*Exercise requirements*
Where does the string "gather" appear in the listing below? Copy every line where it does.

*Data provided*
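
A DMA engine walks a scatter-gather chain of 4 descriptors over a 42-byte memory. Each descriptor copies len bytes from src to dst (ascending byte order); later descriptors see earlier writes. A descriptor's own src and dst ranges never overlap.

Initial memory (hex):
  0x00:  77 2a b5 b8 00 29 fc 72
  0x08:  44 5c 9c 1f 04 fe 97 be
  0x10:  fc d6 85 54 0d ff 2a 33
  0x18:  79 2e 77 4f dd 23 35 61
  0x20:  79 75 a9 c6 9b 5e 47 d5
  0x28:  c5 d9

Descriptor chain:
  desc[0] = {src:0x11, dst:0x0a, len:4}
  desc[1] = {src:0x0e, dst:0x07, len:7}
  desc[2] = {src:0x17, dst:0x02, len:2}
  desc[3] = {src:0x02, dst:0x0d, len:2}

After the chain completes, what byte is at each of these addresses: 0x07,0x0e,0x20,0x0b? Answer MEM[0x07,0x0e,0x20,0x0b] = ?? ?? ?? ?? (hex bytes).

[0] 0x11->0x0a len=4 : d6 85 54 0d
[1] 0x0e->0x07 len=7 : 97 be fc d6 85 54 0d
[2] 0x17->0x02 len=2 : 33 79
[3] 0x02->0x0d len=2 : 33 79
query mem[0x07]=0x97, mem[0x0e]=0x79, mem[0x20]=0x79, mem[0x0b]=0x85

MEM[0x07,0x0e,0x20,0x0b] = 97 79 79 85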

--

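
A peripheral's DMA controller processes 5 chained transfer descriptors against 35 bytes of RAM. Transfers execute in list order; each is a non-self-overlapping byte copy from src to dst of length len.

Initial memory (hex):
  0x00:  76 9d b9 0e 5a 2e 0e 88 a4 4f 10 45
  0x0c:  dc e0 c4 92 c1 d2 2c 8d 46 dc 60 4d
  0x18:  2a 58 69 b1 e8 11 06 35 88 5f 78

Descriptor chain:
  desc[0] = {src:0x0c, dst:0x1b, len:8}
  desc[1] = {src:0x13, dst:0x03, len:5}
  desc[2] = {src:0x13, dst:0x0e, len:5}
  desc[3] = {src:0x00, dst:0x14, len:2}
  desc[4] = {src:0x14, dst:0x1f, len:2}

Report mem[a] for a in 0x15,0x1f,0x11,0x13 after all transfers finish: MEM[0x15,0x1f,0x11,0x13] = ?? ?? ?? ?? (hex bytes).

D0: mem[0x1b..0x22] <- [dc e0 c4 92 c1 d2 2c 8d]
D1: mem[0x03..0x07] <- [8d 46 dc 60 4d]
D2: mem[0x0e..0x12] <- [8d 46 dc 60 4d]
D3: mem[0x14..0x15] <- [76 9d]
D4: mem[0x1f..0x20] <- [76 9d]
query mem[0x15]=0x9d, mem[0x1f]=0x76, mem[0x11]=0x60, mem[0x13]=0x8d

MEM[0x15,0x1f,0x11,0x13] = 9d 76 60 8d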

==

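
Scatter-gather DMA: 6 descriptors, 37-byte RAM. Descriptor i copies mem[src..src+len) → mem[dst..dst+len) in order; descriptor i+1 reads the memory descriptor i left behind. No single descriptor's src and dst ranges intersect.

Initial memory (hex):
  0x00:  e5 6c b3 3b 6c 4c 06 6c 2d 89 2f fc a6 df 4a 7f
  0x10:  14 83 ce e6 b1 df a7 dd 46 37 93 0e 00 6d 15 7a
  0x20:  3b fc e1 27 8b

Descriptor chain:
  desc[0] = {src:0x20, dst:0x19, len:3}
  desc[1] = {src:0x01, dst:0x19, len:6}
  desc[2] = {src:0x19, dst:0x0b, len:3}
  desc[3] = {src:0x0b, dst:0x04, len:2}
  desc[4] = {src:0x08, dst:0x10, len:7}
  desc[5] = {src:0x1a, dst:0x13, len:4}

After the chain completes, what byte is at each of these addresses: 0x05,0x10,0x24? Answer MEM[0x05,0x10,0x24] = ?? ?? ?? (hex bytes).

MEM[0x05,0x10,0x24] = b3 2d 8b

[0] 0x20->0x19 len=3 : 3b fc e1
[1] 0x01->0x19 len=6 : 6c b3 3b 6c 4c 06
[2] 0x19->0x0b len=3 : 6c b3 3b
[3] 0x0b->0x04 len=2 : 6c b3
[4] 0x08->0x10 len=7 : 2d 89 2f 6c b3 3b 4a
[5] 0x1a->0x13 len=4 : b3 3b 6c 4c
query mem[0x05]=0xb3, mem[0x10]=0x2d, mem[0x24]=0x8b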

*Solved problem*
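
A DMA engine walks a scatter-gather chain of 4 descriptors over a 42-byte memory. Each descriptor copies len bytes from src to dst (ascending byte order); later descriptors see earlier writes. A descriptor's own src and dst ranges never overlap.
Scatter-gather DMA: 6 descriptors, 37-byte RAM. Descriptor i copies mem[src..src+len) → mem[dst..dst+len) in order; descriptor i+1 reads the memory descriptor i left behind. No single descriptor's src and dst ranges intersect.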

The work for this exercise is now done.